Your output is the line containing "f'(0.80) = -9.05" plus all lines after it to the end of the records, reproduced exactly, with nothing else.

(Data for this exercise begins)

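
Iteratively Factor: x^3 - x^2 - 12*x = (x - 4)*(x^2 + 3*x) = x*(x - 4)*(x + 3)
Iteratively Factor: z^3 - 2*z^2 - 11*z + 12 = (z - 1)*(z^2 - z - 12) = (z - 1)*(z + 3)*(z - 4)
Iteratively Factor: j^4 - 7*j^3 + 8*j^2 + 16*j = (j + 1)*(j^3 - 8*j^2 + 16*j) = (j - 4)*(j + 1)*(j^2 - 4*j) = j*(j - 4)*(j + 1)*(j - 4)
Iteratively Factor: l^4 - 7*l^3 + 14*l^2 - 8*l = (l)*(l^3 - 7*l^2 + 14*l - 8) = l*(l - 2)*(l^2 - 5*l + 4) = l*(l - 4)*(l - 2)*(l - 1)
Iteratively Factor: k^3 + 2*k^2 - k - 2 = (k - 1)*(k^2 + 3*k + 2) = (k - 1)*(k + 1)*(k + 2)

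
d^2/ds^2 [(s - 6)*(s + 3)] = 2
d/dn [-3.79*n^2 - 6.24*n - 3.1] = -7.58*n - 6.24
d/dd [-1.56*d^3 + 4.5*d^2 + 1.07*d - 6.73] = -4.68*d^2 + 9.0*d + 1.07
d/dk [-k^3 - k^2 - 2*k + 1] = -3*k^2 - 2*k - 2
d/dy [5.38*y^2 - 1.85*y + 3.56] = 10.76*y - 1.85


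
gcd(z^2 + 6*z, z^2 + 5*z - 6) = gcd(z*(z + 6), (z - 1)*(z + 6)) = z + 6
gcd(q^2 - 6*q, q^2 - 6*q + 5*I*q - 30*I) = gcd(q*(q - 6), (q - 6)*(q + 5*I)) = q - 6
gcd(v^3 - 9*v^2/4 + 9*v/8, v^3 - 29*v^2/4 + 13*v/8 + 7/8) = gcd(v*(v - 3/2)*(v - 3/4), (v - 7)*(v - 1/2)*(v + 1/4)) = 1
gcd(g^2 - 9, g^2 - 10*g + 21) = g - 3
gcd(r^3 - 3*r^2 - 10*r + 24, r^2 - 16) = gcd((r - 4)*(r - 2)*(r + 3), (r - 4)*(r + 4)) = r - 4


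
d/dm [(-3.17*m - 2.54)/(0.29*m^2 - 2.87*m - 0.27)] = (0.9193*m^2 + 1.4732*m - 6.4339)/(0.0841*m^4 - 1.6646*m^3 + 8.0803*m^2 + 1.5498*m + 0.0729)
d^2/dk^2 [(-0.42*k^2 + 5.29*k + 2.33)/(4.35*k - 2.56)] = (200.492706 - 2.8421709430404e-14*k)/(82.312875*k^3 - 145.3248*k^2 + 85.52448*k - 16.777216)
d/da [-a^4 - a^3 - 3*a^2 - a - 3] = -4*a^3 - 3*a^2 - 6*a - 1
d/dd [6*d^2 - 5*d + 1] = 12*d - 5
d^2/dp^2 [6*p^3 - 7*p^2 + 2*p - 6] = 36*p - 14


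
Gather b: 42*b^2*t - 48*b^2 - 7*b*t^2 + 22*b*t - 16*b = b^2*(42*t - 48) + b*(-7*t^2 + 22*t - 16)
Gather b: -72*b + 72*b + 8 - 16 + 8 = 0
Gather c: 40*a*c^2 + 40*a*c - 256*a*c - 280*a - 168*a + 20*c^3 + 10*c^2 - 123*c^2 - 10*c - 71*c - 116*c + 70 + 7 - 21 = -448*a + 20*c^3 + c^2*(40*a - 113) + c*(-216*a - 197) + 56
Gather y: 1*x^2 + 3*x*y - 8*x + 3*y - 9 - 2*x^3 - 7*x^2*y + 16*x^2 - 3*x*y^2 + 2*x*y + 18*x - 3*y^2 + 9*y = -2*x^3 + 17*x^2 + 10*x + y^2*(-3*x - 3) + y*(-7*x^2 + 5*x + 12) - 9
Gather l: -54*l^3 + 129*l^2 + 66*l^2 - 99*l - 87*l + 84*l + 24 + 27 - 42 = -54*l^3 + 195*l^2 - 102*l + 9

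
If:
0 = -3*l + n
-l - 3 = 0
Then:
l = -3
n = -9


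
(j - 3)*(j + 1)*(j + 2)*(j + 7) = j^4 + 7*j^3 - 7*j^2 - 55*j - 42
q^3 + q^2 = q^2*(q + 1)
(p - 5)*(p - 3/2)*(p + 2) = p^3 - 9*p^2/2 - 11*p/2 + 15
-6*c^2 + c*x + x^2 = (-2*c + x)*(3*c + x)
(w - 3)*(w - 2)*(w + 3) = w^3 - 2*w^2 - 9*w + 18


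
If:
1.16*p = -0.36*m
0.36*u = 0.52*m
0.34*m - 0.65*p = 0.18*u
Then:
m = 0.00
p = 0.00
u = 0.00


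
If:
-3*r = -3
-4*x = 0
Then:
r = 1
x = 0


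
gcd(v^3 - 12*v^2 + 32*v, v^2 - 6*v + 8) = v - 4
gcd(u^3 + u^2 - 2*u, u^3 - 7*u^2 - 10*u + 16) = u^2 + u - 2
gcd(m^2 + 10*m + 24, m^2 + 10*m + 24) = m^2 + 10*m + 24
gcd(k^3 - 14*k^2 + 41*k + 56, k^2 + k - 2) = 1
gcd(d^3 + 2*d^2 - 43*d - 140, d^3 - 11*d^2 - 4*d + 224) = d^2 - 3*d - 28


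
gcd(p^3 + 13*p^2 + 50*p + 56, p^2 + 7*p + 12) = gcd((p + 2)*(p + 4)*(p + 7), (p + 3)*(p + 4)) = p + 4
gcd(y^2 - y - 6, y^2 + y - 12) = y - 3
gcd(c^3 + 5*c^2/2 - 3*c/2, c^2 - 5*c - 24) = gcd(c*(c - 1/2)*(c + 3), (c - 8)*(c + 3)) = c + 3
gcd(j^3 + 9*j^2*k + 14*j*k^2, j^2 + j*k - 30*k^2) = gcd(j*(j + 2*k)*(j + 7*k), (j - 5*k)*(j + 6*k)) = 1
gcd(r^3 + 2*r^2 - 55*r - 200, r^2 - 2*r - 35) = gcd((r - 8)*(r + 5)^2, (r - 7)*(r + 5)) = r + 5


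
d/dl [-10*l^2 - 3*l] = -20*l - 3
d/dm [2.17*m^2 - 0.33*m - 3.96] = 4.34*m - 0.33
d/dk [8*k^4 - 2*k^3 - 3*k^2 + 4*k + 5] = 32*k^3 - 6*k^2 - 6*k + 4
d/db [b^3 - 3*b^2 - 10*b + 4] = 3*b^2 - 6*b - 10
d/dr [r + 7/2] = 1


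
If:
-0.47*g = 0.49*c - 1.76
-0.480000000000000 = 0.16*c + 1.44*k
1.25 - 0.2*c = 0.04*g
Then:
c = 6.95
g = -3.50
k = -1.11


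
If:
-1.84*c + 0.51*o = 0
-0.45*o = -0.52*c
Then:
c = 0.00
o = 0.00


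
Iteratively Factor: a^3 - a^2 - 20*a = (a + 4)*(a^2 - 5*a) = (a - 5)*(a + 4)*(a)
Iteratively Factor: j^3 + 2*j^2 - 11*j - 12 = (j + 1)*(j^2 + j - 12) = (j - 3)*(j + 1)*(j + 4)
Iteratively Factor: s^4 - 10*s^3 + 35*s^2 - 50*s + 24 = (s - 2)*(s^3 - 8*s^2 + 19*s - 12) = (s - 4)*(s - 2)*(s^2 - 4*s + 3) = (s - 4)*(s - 2)*(s - 1)*(s - 3)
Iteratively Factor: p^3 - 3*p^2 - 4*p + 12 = (p - 2)*(p^2 - p - 6) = (p - 3)*(p - 2)*(p + 2)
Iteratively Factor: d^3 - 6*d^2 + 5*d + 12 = (d - 3)*(d^2 - 3*d - 4) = (d - 3)*(d + 1)*(d - 4)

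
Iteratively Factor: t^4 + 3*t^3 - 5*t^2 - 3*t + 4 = (t + 1)*(t^3 + 2*t^2 - 7*t + 4) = (t - 1)*(t + 1)*(t^2 + 3*t - 4) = (t - 1)*(t + 1)*(t + 4)*(t - 1)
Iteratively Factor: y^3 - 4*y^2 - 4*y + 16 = (y + 2)*(y^2 - 6*y + 8) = (y - 4)*(y + 2)*(y - 2)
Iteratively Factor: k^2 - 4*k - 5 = (k - 5)*(k + 1)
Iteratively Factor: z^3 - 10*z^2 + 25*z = (z - 5)*(z^2 - 5*z) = (z - 5)^2*(z)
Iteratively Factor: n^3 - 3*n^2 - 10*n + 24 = (n + 3)*(n^2 - 6*n + 8) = (n - 4)*(n + 3)*(n - 2)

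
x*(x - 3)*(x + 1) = x^3 - 2*x^2 - 3*x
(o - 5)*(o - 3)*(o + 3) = o^3 - 5*o^2 - 9*o + 45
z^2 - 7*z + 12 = (z - 4)*(z - 3)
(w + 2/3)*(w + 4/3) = w^2 + 2*w + 8/9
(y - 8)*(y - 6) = y^2 - 14*y + 48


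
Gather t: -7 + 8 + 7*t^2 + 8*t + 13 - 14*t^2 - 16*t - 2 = -7*t^2 - 8*t + 12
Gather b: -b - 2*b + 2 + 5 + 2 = 9 - 3*b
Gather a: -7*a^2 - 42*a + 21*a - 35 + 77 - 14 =-7*a^2 - 21*a + 28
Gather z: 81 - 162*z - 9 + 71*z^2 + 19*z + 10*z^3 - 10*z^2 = 10*z^3 + 61*z^2 - 143*z + 72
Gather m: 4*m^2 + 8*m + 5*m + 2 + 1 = 4*m^2 + 13*m + 3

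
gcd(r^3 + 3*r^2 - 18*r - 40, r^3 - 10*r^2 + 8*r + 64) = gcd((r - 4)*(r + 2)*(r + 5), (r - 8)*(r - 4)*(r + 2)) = r^2 - 2*r - 8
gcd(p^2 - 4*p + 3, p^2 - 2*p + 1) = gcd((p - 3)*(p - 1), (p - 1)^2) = p - 1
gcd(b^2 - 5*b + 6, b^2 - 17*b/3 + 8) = b - 3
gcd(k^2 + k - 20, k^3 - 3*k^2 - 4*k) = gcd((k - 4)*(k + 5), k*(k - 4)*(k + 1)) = k - 4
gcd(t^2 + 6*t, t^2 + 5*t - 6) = t + 6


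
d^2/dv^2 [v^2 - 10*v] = 2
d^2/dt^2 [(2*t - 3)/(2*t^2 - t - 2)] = 2*(4*(2 - 3*t)*(-2*t^2 + t + 2) - (2*t - 3)*(4*t - 1)^2)/(-2*t^2 + t + 2)^3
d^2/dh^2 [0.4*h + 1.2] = 0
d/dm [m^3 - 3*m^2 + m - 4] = 3*m^2 - 6*m + 1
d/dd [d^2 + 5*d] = 2*d + 5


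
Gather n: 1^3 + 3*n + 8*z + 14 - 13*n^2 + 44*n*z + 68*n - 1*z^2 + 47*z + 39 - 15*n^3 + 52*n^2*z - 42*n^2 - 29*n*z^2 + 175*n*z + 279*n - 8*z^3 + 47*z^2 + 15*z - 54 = -15*n^3 + n^2*(52*z - 55) + n*(-29*z^2 + 219*z + 350) - 8*z^3 + 46*z^2 + 70*z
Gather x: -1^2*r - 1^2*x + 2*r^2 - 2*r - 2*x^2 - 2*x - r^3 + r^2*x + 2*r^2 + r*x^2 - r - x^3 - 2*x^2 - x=-r^3 + 4*r^2 - 4*r - x^3 + x^2*(r - 4) + x*(r^2 - 4)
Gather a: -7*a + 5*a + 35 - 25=10 - 2*a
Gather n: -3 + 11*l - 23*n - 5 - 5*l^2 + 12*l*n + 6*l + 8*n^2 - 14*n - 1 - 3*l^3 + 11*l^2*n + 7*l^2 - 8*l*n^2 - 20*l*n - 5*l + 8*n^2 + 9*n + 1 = -3*l^3 + 2*l^2 + 12*l + n^2*(16 - 8*l) + n*(11*l^2 - 8*l - 28) - 8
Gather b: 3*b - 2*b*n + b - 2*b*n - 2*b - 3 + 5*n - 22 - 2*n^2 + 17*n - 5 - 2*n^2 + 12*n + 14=b*(2 - 4*n) - 4*n^2 + 34*n - 16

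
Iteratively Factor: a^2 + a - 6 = (a - 2)*(a + 3)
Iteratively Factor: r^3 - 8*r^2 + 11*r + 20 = (r - 4)*(r^2 - 4*r - 5) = (r - 5)*(r - 4)*(r + 1)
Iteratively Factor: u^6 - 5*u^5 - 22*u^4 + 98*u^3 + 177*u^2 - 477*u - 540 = (u - 4)*(u^5 - u^4 - 26*u^3 - 6*u^2 + 153*u + 135) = (u - 5)*(u - 4)*(u^4 + 4*u^3 - 6*u^2 - 36*u - 27) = (u - 5)*(u - 4)*(u - 3)*(u^3 + 7*u^2 + 15*u + 9) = (u - 5)*(u - 4)*(u - 3)*(u + 3)*(u^2 + 4*u + 3) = (u - 5)*(u - 4)*(u - 3)*(u + 3)^2*(u + 1)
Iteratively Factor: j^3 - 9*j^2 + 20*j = (j)*(j^2 - 9*j + 20) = j*(j - 5)*(j - 4)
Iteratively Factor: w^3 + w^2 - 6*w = (w - 2)*(w^2 + 3*w) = w*(w - 2)*(w + 3)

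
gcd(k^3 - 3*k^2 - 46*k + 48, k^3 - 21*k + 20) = k - 1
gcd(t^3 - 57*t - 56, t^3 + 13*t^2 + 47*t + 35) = t^2 + 8*t + 7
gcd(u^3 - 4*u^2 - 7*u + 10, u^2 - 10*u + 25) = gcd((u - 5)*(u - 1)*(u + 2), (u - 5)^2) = u - 5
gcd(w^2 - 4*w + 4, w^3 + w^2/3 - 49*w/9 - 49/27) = 1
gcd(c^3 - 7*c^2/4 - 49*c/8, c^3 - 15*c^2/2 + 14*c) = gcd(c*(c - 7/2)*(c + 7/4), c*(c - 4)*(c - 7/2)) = c^2 - 7*c/2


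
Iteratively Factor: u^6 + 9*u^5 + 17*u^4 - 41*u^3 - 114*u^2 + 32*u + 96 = (u + 4)*(u^5 + 5*u^4 - 3*u^3 - 29*u^2 + 2*u + 24) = (u - 1)*(u + 4)*(u^4 + 6*u^3 + 3*u^2 - 26*u - 24) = (u - 1)*(u + 1)*(u + 4)*(u^3 + 5*u^2 - 2*u - 24) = (u - 1)*(u + 1)*(u + 4)^2*(u^2 + u - 6) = (u - 1)*(u + 1)*(u + 3)*(u + 4)^2*(u - 2)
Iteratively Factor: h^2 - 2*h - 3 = (h - 3)*(h + 1)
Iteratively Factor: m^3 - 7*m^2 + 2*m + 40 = (m - 5)*(m^2 - 2*m - 8) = (m - 5)*(m + 2)*(m - 4)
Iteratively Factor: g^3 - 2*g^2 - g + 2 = (g - 1)*(g^2 - g - 2) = (g - 1)*(g + 1)*(g - 2)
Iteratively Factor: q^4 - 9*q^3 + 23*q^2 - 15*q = (q)*(q^3 - 9*q^2 + 23*q - 15) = q*(q - 1)*(q^2 - 8*q + 15) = q*(q - 3)*(q - 1)*(q - 5)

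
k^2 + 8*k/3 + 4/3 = (k + 2/3)*(k + 2)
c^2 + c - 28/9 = (c - 4/3)*(c + 7/3)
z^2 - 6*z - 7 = (z - 7)*(z + 1)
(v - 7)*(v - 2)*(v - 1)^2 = v^4 - 11*v^3 + 33*v^2 - 37*v + 14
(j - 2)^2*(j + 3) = j^3 - j^2 - 8*j + 12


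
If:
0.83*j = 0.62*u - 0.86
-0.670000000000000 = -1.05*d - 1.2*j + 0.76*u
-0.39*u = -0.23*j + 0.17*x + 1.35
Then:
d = 0.101201651284478*x + 2.76778943493466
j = -0.581998895637769*x - 6.47377139701822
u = -0.779127553837659*x - 7.27940364439536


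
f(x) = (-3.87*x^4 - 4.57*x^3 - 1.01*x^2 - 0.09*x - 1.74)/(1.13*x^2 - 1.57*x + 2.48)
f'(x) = (1.57 - 2.26*x)*(-3.87*x^4 - 4.57*x^3 - 1.01*x^2 - 0.09*x - 1.74)/(1.13*x^2 - 1.57*x + 2.48)^2 + (-15.48*x^3 - 13.71*x^2 - 2.02*x - 0.09)/(1.13*x^2 - 1.57*x + 2.48) = (-8.7462*x^5 + 13.0636*x^4 - 24.0406*x^3 - 32.3134*x^2 - 1.0772*x - 2.955)/(1.2769*x^4 - 3.5482*x^3 + 8.0697*x^2 - 7.7872*x + 6.1504)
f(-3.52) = -18.57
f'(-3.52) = 15.24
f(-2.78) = -9.13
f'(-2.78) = 10.30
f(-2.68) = -8.13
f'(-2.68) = 9.64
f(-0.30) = -0.56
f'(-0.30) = -0.51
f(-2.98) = -11.32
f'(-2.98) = 11.62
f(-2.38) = -5.53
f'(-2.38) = 7.71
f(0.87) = -3.97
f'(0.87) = -10.59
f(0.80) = -3.28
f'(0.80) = -9.05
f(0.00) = -0.70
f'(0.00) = -0.48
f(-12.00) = -393.92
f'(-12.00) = 73.34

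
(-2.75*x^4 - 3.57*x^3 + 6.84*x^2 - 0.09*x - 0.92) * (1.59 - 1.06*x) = 2.915*x^5 - 0.5883*x^4 - 12.9267*x^3 + 10.971*x^2 + 0.8321*x - 1.4628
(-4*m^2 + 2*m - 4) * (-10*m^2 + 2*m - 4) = 40*m^4 - 28*m^3 + 60*m^2 - 16*m + 16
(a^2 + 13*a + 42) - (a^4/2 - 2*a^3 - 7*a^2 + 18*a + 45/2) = -a^4/2 + 2*a^3 + 8*a^2 - 5*a + 39/2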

(Data for this exercise ends)

Task result:
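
f'(0.80) = -9.05
f(0.00) = -0.70
f'(0.00) = -0.48
f(-12.00) = -393.92
f'(-12.00) = 73.34

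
(-2.75*x^4 - 3.57*x^3 + 6.84*x^2 - 0.09*x - 0.92) * (1.59 - 1.06*x) = 2.915*x^5 - 0.5883*x^4 - 12.9267*x^3 + 10.971*x^2 + 0.8321*x - 1.4628
(-4*m^2 + 2*m - 4) * (-10*m^2 + 2*m - 4) = 40*m^4 - 28*m^3 + 60*m^2 - 16*m + 16
(a^2 + 13*a + 42) - (a^4/2 - 2*a^3 - 7*a^2 + 18*a + 45/2) = -a^4/2 + 2*a^3 + 8*a^2 - 5*a + 39/2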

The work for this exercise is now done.